■ Records for processing
▼▼▼

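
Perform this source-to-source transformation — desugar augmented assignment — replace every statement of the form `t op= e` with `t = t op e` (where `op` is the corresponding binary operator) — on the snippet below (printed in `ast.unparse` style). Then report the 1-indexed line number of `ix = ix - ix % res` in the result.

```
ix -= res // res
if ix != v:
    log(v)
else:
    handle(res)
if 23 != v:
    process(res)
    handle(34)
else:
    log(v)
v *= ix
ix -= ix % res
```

12

Transformed code:
ix = ix - res // res
if ix != v:
    log(v)
else:
    handle(res)
if 23 != v:
    process(res)
    handle(34)
else:
    log(v)
v = v * ix
ix = ix - ix % res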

▲▲▲

Give back the complete data, each line unchanged.

■ Solution for this problem
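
Perform this source-to-source transformation — desugar augmented assignment — replace every statement of the form `t op= e` with `t = t op e` (where `op` is the corresponding binary operator) — on the snippet below (printed in `ast.unparse` style). Then report the 1-indexed line number of `ix = ix - ix % res` in the result.

```
ix -= res // res
if ix != v:
    log(v)
else:
    handle(res)
if 23 != v:
    process(res)
    handle(34)
else:
    log(v)
v *= ix
ix -= ix % res
```

12

Transformed code:
ix = ix - res // res
if ix != v:
    log(v)
else:
    handle(res)
if 23 != v:
    process(res)
    handle(34)
else:
    log(v)
v = v * ix
ix = ix - ix % res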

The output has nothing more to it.